_Goal of the exercise_
Scan the data beneath this task and copy each line that includes "Lowercase".

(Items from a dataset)

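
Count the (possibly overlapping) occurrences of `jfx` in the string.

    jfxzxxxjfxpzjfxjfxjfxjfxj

6

Sliding a length-3 window over the 25 characters (23 positions):
  position 1–3: jfx
  position 8–10: jfx
  position 13–15: jfx
  position 16–18: jfx
  position 19–21: jfx
  position 22–24: jfx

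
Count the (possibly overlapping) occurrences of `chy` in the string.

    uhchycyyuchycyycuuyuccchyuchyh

Sliding a length-3 window over the 30 characters (28 positions):
  position 3–5: chy
  position 10–12: chy
  position 23–25: chy
  position 27–29: chy

4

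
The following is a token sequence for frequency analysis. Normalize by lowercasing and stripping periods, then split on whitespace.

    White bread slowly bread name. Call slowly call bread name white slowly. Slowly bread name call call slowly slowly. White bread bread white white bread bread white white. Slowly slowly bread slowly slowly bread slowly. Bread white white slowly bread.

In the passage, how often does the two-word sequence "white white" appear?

Scanning the 39 overlapping bigram windows for "white white":
  position 23–24: white white
  position 27–28: white white
  position 37–38: white white

3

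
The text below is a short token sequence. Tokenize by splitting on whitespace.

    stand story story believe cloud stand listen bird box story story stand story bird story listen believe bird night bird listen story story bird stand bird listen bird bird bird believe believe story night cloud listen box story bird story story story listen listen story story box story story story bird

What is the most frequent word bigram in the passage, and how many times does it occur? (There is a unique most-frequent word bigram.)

"story story", 8 times

Bigram frequencies (highest first):
  story story: 8
  story bird: 4
  box story: 3
  stand story: 2
  listen bird: 2
  bird story: 2
  … (25 more, each ≤ 2)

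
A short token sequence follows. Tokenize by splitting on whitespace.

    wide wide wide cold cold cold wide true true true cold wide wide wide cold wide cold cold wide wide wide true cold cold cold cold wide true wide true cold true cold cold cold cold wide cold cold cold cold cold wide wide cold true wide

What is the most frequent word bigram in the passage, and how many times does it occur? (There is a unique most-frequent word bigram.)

Bigram frequencies (highest first):
  cold cold: 13
  wide wide: 7
  cold wide: 7
  wide cold: 5
  wide true: 4
  true cold: 4
  … (3 more, each ≤ 2)

"cold cold", 13 times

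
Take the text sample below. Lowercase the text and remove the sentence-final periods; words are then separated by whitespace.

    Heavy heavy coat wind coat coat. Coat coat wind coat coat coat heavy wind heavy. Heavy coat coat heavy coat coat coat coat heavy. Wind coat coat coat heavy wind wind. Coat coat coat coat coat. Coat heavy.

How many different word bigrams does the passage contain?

9

38 tokens → 37 bigram windows in total.
Repeated bigrams (each contributes count−1 duplicates):
  coat coat: 16
  coat heavy: 5
  wind coat: 4
  heavy coat: 3
  heavy wind: 3
  coat wind: 2
  heavy heavy: 2
28 duplicate windows → 37 − 28 = 9 distinct.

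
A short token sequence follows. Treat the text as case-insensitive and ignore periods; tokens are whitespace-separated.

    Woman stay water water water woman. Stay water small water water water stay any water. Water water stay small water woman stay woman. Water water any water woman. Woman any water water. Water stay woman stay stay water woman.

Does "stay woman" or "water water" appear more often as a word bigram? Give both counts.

"stay woman": 2 occurrences
"water water": 9 occurrences

"water water" (9 vs 2)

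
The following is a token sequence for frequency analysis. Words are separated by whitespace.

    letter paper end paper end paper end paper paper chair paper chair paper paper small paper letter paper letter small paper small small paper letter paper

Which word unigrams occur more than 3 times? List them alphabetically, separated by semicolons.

letter; paper; small

Unigram counts meeting the condition (more than 3 times):
  letter: 4
  paper: 13
  small: 4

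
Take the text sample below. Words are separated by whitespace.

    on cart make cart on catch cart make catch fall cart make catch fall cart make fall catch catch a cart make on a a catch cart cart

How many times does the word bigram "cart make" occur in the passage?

5

Scanning the 27 overlapping bigram windows for "cart make":
  position 2–3: cart make
  position 7–8: cart make
  position 11–12: cart make
  position 15–16: cart make
  position 21–22: cart make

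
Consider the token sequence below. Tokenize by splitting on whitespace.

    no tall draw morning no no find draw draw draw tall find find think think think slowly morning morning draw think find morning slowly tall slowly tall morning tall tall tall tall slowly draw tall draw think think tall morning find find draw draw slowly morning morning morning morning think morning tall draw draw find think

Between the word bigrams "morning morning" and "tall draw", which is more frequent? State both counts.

"morning morning" (4 vs 3)

"morning morning": 4 occurrences
"tall draw": 3 occurrences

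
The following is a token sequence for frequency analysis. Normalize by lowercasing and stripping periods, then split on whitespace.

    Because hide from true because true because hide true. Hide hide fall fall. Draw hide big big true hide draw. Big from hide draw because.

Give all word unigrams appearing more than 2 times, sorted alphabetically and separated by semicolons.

Unigram counts meeting the condition (more than 2 times):
  because: 4
  big: 3
  draw: 3
  hide: 7
  true: 4

because; big; draw; hide; true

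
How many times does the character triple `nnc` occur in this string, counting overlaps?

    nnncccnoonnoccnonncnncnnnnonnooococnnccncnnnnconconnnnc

Sliding a length-3 window over the 55 characters (53 positions):
  position 2–4: nnc
  position 17–19: nnc
  position 20–22: nnc
  position 36–38: nnc
  position 44–46: nnc
  position 53–55: nnc

6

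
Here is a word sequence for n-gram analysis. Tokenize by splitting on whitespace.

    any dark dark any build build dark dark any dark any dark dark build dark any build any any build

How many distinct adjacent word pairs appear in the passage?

9

20 tokens → 19 bigram windows in total.
Repeated bigrams (each contributes count−1 duplicates):
  dark any: 4
  any build: 3
  any dark: 3
  dark dark: 3
  build dark: 2
10 duplicate windows → 19 − 10 = 9 distinct.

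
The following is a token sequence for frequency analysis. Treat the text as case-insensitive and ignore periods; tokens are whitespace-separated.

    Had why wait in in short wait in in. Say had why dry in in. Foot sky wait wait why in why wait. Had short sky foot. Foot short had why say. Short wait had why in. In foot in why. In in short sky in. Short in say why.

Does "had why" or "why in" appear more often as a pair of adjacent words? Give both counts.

"had why": 4 occurrences
"why in": 3 occurrences

"had why" (4 vs 3)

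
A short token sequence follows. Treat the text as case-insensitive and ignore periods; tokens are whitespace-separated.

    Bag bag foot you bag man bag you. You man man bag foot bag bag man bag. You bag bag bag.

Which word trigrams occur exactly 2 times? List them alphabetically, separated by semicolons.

Trigram counts meeting the condition (exactly 2 times):
  bag man bag: 2
  man bag you: 2

bag man bag; man bag you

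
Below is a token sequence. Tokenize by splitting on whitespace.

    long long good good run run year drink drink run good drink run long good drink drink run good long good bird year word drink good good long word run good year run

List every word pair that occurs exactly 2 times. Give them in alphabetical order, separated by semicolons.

drink drink; good drink; good good; good long

Bigram counts meeting the condition (exactly 2 times):
  drink drink: 2
  good drink: 2
  good good: 2
  good long: 2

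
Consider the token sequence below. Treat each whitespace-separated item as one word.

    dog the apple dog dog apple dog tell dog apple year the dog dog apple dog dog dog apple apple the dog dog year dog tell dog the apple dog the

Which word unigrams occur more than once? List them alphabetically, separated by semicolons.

Unigram counts meeting the condition (more than once):
  apple: 7
  dog: 15
  tell: 2
  the: 5
  year: 2

apple; dog; tell; the; year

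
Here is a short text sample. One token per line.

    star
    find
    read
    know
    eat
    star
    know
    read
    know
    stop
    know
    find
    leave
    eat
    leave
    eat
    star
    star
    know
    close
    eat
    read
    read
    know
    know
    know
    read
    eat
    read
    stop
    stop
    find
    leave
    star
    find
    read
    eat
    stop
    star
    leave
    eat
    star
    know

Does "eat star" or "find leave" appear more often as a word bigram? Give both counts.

"eat star" (3 vs 2)

"eat star": 3 occurrences
"find leave": 2 occurrences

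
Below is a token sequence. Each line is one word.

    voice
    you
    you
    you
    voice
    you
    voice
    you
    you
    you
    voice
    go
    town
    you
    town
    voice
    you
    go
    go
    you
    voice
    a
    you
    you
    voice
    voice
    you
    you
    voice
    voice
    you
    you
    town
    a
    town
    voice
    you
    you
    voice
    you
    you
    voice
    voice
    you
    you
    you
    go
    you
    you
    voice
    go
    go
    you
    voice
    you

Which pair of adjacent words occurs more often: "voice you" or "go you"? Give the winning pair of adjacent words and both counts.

"voice you": 10 occurrences
"go you": 3 occurrences

"voice you" (10 vs 3)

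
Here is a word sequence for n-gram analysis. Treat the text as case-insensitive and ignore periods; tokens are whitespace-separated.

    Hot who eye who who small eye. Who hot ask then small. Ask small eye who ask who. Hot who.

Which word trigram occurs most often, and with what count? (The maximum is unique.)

"small eye who", 2 times

Trigram frequencies (highest first):
  small eye who: 2
  hot who eye: 1
  who eye who: 1
  eye who who: 1
  who who small: 1
  who small eye: 1
  … (11 more, each ≤ 1)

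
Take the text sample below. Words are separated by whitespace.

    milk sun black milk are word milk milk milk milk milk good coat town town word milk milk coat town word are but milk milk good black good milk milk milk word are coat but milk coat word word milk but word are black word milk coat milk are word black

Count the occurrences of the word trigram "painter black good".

Scanning the 49 overlapping trigram windows for "painter black good":
  (none found)

0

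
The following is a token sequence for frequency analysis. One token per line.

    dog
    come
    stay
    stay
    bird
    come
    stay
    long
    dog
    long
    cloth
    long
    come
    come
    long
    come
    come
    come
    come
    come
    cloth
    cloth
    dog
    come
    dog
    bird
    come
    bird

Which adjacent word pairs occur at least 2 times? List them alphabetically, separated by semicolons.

bird come; come come; come stay; dog come; long come

Bigram counts meeting the condition (at least 2 times):
  bird come: 2
  come come: 5
  come stay: 2
  dog come: 2
  long come: 2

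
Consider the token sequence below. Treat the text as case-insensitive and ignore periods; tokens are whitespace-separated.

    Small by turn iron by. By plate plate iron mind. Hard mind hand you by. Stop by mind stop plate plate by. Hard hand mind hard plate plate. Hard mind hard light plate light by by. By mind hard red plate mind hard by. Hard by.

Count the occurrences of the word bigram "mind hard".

Scanning the 45 overlapping bigram windows for "mind hard":
  position 10–11: mind hard
  position 25–26: mind hard
  position 30–31: mind hard
  position 38–39: mind hard
  position 42–43: mind hard

5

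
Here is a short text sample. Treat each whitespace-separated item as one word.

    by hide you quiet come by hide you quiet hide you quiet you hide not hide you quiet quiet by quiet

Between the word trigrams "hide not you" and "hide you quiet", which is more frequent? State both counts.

"hide you quiet" (4 vs 0)

"hide not you": 0 occurrences
"hide you quiet": 4 occurrences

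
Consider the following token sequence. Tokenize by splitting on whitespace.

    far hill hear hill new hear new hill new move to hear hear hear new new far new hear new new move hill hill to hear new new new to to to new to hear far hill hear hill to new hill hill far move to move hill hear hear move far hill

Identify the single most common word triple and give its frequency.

Trigram frequencies (highest first):
  hear new new: 3
  far hill hear: 2
  hill hear hill: 2
  new hear new: 2
  hear hill new: 1
  hill new hear: 1
  … (40 more, each ≤ 1)

"hear new new", 3 times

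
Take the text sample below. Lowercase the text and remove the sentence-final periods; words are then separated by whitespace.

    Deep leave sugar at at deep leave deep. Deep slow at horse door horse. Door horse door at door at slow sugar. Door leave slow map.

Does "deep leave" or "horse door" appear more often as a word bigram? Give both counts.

"horse door" (3 vs 2)

"deep leave": 2 occurrences
"horse door": 3 occurrences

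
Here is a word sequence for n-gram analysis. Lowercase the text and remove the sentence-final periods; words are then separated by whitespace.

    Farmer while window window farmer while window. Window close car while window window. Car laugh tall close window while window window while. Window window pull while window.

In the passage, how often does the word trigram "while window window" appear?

Scanning the 25 overlapping trigram windows for "while window window":
  position 2–4: while window window
  position 6–8: while window window
  position 11–13: while window window
  position 19–21: while window window
  position 22–24: while window window

5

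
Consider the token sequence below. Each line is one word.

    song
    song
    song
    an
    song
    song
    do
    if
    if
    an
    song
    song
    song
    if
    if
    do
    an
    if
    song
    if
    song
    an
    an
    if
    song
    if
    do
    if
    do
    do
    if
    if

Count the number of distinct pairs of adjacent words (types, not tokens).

32 tokens → 31 bigram windows in total.
Repeated bigrams (each contributes count−1 duplicates):
  song song: 5
  do if: 3
  if do: 3
  if if: 3
  if song: 3
  song if: 3
  an if: 2
  an song: 2
  … (1 more repeated)
17 duplicate windows → 31 − 17 = 14 distinct.

14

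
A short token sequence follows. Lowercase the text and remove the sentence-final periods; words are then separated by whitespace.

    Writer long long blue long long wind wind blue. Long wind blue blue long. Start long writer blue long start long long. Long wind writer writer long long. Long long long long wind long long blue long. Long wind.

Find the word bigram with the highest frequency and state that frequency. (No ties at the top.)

"long long", 11 times

Bigram frequencies (highest first):
  long long: 11
  blue long: 5
  long wind: 5
  writer long: 2
  long blue: 2
  wind blue: 2
  … (9 more, each ≤ 2)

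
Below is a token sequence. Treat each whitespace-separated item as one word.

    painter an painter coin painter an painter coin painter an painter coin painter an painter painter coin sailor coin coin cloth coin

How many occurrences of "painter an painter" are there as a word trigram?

4

Scanning the 20 overlapping trigram windows for "painter an painter":
  position 1–3: painter an painter
  position 5–7: painter an painter
  position 9–11: painter an painter
  position 13–15: painter an painter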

_Exercise answer_
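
Take the text sample below. Lowercase the text and remove the sentence-final periods; words are then separated by whitespace.
Take the text sample below. Lowercase the text and remove the sentence-final periods; words are then separated by whitespace.
Here is a word sequence for n-gram analysis. Lowercase the text and remove the sentence-final periods; words are then separated by whitespace.
A short token sequence follows. Lowercase the text and remove the sentence-final periods; words are then separated by whitespace.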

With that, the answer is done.